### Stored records
####
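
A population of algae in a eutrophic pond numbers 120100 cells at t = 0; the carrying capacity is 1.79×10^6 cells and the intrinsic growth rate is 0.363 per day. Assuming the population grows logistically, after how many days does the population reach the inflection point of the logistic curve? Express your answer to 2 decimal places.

7.25 days

Logistic growth is fastest at N = K/2 = 895000.
A = (K − N₀)/N₀ = 13.904. Set K/(1 + A·e^(−rt)) = K/2 → A·e^(−rt) = 1.
e^(−0.363t) = 1/13.904 = 0.0719205, so t = ln(13.904)/0.363 = 2.6322/0.363 = 7.2512.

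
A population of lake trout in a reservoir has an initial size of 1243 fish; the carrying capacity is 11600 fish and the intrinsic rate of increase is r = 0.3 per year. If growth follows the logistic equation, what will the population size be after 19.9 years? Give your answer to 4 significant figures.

A = (K − N₀)/N₀ = (11600 − 1243)/1243 = 8.3323.
N(t) = K/(1 + A·e^(−rt)) = 11600/(1 + 8.3323×e^(−0.3×19.9)).
e^(−5.97) = 0.0025542; denominator = 1 + 8.3323×0.0025542 = 1.0213.
N = 11600/1.0213 = 11358.3.

11360 fish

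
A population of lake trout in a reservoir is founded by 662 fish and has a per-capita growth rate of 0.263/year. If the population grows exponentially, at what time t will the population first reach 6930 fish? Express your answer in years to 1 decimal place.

Set N₀·e^(rt) = 6930: e^(0.263·t) = 6930/662 = 10.468.
0.263·t = ln(10.468) = 2.3483, so t = 2.3483/0.263 = 8.9291.

8.9 years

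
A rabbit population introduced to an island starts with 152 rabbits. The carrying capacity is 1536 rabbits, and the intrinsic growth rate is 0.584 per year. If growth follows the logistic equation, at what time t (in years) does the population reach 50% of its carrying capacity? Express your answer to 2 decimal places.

A = (K − N₀)/N₀ = (1536 − 152)/152 = 9.1053.
Solve 1536/(1 + 9.1053·e^(−0.584t)) = 768: 1 + 9.1053·e^(−0.584t) = 2, so e^(−0.584t) = 0.109827.
−0.584·t = ln(0.109827) = -2.2089, so t = 2.2089/0.584 = 3.7823.

3.78 years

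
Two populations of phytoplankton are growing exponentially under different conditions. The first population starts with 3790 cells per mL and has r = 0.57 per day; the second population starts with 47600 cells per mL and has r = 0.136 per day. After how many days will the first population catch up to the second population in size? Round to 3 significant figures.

5.83 days

Set 3790·e^(0.57t) = 47600·e^(0.136t).
e^((0.57 − 0.136)t) = 47600/3790 → e^(0.434·t) = 12.559.
0.434·t = ln(12.559) = 2.5305, so t = 2.5305/0.434 = 5.8306.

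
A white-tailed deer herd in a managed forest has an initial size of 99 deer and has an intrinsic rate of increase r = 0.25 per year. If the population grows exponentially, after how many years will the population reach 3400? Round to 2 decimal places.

14.15 years

Set N₀·e^(rt) = 3400: e^(0.25·t) = 3400/99 = 34.343.
0.25·t = ln(34.343) = 3.5364, so t = 3.5364/0.25 = 14.146.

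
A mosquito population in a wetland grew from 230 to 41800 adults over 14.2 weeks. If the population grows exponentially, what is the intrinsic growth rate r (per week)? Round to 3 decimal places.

0.366 per week

From N(t) = N₀·e^(rt): e^(r·14.2) = 41800/230 = 181.74.
r·14.2 = ln(181.74) = 5.2026, so r = 5.2026/14.2 = 0.36638.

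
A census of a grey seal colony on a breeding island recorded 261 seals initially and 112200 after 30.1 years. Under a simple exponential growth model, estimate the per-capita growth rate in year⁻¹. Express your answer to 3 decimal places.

From N(t) = N₀·e^(rt): e^(r·30.1) = 112200/261 = 429.89.
r·30.1 = ln(429.89) = 6.0635, so r = 6.0635/30.1 = 0.20145.

0.201 per year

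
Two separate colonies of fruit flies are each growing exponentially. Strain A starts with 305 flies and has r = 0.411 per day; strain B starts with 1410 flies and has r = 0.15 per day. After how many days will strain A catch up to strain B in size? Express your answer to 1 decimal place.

Set 305·e^(0.411t) = 1410·e^(0.15t).
e^((0.411 − 0.15)t) = 1410/305 → e^(0.261·t) = 4.623.
0.261·t = ln(4.623) = 1.531, so t = 1.531/0.261 = 5.866.

5.9 days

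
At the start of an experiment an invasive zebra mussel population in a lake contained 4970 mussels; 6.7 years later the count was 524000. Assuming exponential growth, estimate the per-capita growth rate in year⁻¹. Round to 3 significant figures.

From N(t) = N₀·e^(rt): e^(r·6.7) = 524000/4970 = 105.43.
r·6.7 = ln(105.43) = 4.6581, so r = 4.6581/6.7 = 0.69523.

0.695 per year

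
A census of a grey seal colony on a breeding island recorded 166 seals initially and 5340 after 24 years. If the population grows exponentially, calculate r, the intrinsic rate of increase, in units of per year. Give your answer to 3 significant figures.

From N(t) = N₀·e^(rt): e^(r·24) = 5340/166 = 32.169.
r·24 = ln(32.169) = 3.471, so r = 3.471/24 = 0.14462.

0.145 per year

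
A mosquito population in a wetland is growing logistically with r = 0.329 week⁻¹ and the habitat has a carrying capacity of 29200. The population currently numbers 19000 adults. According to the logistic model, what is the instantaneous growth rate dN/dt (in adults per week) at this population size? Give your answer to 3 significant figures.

dN/dt = rN(1 − N/K) = 0.329 × 19000 × (1 − 19000/29200).
1 − 19000/29200 = 0.34932; dN/dt = 0.329 × 19000 × 0.34932 = 2183.6.

2180 adults per week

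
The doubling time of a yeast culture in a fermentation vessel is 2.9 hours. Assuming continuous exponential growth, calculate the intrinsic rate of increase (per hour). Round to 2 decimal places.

0.24 per hour

r = ln(2)/t_d = 0.6931/2.9 = 0.23902.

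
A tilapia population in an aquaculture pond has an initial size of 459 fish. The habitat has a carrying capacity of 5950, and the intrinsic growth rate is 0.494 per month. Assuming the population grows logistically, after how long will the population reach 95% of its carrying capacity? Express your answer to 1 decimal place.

11.0 months

A = (K − N₀)/N₀ = (5950 − 459)/459 = 11.963.
Solve 5950/(1 + 11.963·e^(−0.494t)) = 5652.5: 1 + 11.963·e^(−0.494t) = 1.0526, so e^(−0.494t) = 0.00439954.
−0.494·t = ln(0.00439954) = -5.4263, so t = 5.4263/0.494 = 10.984.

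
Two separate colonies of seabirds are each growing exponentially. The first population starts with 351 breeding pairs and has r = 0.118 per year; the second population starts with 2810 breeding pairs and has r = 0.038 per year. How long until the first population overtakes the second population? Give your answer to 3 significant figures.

26.0 years

Set 351·e^(0.118t) = 2810·e^(0.038t).
e^((0.118 − 0.038)t) = 2810/351 → e^(0.08·t) = 8.0057.
0.08·t = ln(8.0057) = 2.0802, so t = 2.0802/0.08 = 26.002.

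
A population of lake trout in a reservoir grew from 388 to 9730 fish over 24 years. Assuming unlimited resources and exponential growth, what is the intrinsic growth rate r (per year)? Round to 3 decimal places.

0.134 per year

From N(t) = N₀·e^(rt): e^(r·24) = 9730/388 = 25.077.
r·24 = ln(25.077) = 3.222, so r = 3.222/24 = 0.13425.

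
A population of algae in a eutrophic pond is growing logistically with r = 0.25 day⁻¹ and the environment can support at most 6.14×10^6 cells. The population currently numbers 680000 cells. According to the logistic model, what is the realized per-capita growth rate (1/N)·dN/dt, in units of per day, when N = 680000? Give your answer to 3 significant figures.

0.222 per day

(1/N)·dN/dt = r(1 − N/K) = 0.25 × (1 − 680000/6.14×10^6).
= 0.25 × 0.88925 = 0.22231.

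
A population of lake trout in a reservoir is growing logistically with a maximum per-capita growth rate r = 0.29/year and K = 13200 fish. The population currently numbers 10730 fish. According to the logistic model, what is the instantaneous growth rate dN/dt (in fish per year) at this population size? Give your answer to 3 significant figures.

dN/dt = rN(1 − N/K) = 0.29 × 10730 × (1 − 10730/13200).
1 − 10730/13200 = 0.18712; dN/dt = 0.29 × 10730 × 0.18712 = 582.27.

582 fish per year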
####
### Task requirements
For this exercise, please copy exactly the lines from the one holding "A population of lake trout in a reservoir is growing" through the end of the records, the first and last included.

### Problem solution
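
A population of lake trout in a reservoir is growing logistically with a maximum per-capita growth rate r = 0.29/year and K = 13200 fish. The population currently numbers 10730 fish. According to the logistic model, what is the instantaneous growth rate dN/dt (in fish per year) at this population size? Give your answer to 3 significant figures.

dN/dt = rN(1 − N/K) = 0.29 × 10730 × (1 − 10730/13200).
1 − 10730/13200 = 0.18712; dN/dt = 0.29 × 10730 × 0.18712 = 582.27.

582 fish per year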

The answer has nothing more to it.